Taking the line that contains "A program has" as the first, copy each line exactly up to and including the last line below.

Stored items

════════════════

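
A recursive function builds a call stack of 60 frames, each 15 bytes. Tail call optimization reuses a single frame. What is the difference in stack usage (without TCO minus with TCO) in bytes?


Without TCO: 60 * 15 = 900 bytes
With TCO: reuse 1 frame = 15 bytes
Savings = 900 - 15 = 885

885


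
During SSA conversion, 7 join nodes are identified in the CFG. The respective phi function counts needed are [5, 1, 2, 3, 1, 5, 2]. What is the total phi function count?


Total phi functions = sum of phi functions at each join node
= 5 + 1 + 2 + 3 + 1 + 5 + 2 = 19

19


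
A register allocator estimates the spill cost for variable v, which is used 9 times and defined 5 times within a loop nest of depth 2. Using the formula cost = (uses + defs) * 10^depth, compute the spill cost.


uses + defs = 9 + 5 = 14
10^2 = 100
Spill cost = 14 * 100 = 1400

1400


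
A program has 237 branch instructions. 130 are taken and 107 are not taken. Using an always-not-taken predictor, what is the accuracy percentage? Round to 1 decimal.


Predictor: always-not-taken
Correct predictions = 107
Accuracy = 107 / 237 * 100 = 45.1%

45.1


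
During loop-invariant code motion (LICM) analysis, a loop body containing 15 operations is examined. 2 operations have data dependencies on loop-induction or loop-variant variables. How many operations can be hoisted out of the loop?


Invariant candidates = total - loop-dependent
= 15 - 2 = 13

13


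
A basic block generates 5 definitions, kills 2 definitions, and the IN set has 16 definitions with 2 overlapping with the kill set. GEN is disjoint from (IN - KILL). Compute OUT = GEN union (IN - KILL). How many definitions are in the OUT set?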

════════════════

RESPONSE TO THIS TASK
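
A program has 237 branch instructions. 130 are taken and 107 are not taken. Using an always-not-taken predictor, what is the accuracy percentage? Round to 1 decimal.


Predictor: always-not-taken
Correct predictions = 107
Accuracy = 107 / 237 * 100 = 45.1%

45.1


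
During loop-invariant code motion (LICM) analysis, a loop body containing 15 operations is examined. 2 operations have data dependencies on loop-induction or loop-variant variables. How many operations can be hoisted out of the loop?


Invariant candidates = total - loop-dependent
= 15 - 2 = 13

13


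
A basic block generates 5 definitions, kills 2 definitions, and the IN set has 16 definitions with 2 overlapping with the kill set. GEN is disjoint from (IN - KILL). Compute OUT = GEN union (IN - KILL). How many definitions are in the OUT set?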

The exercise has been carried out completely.